Your goal: Check every line below for the word "rotate" and copy each one that has it.

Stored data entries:
++++++++++

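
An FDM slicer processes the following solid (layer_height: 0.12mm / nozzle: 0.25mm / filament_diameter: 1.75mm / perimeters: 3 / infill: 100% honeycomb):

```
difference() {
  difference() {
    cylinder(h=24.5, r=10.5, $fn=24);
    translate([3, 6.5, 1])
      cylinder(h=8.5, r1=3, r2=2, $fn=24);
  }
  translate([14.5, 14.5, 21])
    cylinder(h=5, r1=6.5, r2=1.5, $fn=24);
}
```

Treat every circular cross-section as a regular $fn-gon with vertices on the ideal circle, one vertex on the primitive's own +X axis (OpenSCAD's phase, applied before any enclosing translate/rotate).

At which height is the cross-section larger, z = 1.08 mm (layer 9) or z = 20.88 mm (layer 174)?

Layer 9 (z = 1.08): the cylinder: section is a regular 24-gon, circumradius r=10.5 (area = (24/2)·10.500²·sin(360°/24) = 342.42 mm²); the cone at (3, 6.5) contributes a regular 24-gon of circumradius 2.991 (interpolated between r1=3 and r2=2 at t=0.009) (area = (24/2)·2.991²·sin(360°/24) = 27.78 mm²); Subtracting the remaining from the first: starting from the r=10.5 cylinder (342.42 mm²), the cone at (3, 6.5) lies wholly inside it (removes its full 27.78 mm² and its 18.74 mm outline becomes a hole wall) — area = 314.64 mm²; the cone at (14.5, 14.5) is absent (z outside [21, 26]); After the difference (first − rest): none of the subtracted shapes is present at this height, so the result so far is unchanged — area = 314.64 mm². So its area = 314.64 mm². Layer 174 (z = 20.88): the cylinder: section is a regular 24-gon, circumradius r=10.5 (area = (24/2)·10.500²·sin(360°/24) = 342.42 mm²); the cone at (3, 6.5) is absent (z outside [1, 9.5]); After the difference (first − rest): none of the subtracted shapes is present at this height, so the r=10.5 cylinder is unchanged — area = 342.42 mm²; the cone at (14.5, 14.5) does not reach this height (z outside [21, 26]); Subtracting the remaining from the first: none of the subtracted shapes is present at this height, so that combined region is unchanged — area = 342.42 mm². So its area = 342.42 mm². Layer 174 is larger (342.42 vs 314.64 mm²).

layer 174 (z = 20.88 mm)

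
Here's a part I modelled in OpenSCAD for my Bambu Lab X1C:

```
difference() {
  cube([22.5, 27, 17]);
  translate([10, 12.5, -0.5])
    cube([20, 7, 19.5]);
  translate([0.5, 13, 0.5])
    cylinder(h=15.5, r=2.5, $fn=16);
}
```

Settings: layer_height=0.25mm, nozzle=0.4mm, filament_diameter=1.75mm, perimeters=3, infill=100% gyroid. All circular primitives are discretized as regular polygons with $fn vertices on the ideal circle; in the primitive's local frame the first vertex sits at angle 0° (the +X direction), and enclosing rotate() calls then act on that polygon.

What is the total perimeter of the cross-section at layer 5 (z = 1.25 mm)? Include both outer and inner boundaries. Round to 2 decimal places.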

++++++++++

Answer space:
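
Treat every circular cross-section as a regular $fn-gon with vertices on the ideal circle, one vertex on the primitive's own +X axis (OpenSCAD's phase, applied before any enclosing translate/rotate).
Settings: layer_height=0.25mm, nozzle=0.4mm, filament_diameter=1.75mm, perimeters=3, infill=100% gyroid. All circular primitives are discretized as regular polygons with $fn vertices on the ideal circle; in the primitive's local frame the first vertex sits at angle 0° (the +X direction), and enclosing rotate() calls then act on that polygon.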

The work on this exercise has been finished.